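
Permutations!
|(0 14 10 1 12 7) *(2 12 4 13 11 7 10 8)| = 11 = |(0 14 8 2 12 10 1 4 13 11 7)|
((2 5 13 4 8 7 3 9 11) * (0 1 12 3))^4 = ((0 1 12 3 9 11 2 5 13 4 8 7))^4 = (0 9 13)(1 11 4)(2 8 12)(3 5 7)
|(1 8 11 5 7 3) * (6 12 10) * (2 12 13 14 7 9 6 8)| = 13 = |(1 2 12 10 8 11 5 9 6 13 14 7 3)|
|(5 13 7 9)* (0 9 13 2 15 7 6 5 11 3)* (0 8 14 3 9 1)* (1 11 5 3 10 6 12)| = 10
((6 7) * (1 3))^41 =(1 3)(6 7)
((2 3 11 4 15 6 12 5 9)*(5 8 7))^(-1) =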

********************

## Assignment:
Your reply must be the entries above, returned word for word.

## Answer to this problem:
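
Permutations!
|(0 14 10 1 12 7) *(2 12 4 13 11 7 10 8)| = 11 = |(0 14 8 2 12 10 1 4 13 11 7)|
((2 5 13 4 8 7 3 9 11) * (0 1 12 3))^4 = ((0 1 12 3 9 11 2 5 13 4 8 7))^4 = (0 9 13)(1 11 4)(2 8 12)(3 5 7)
|(1 8 11 5 7 3) * (6 12 10) * (2 12 13 14 7 9 6 8)| = 13 = |(1 2 12 10 8 11 5 9 6 13 14 7 3)|
|(5 13 7 9)* (0 9 13 2 15 7 6 5 11 3)* (0 8 14 3 9 1)* (1 11 5 3 10 6 12)| = 10
((6 7) * (1 3))^41 =(1 3)(6 7)
((2 3 11 4 15 6 12 5 9)*(5 8 7))^(-1) =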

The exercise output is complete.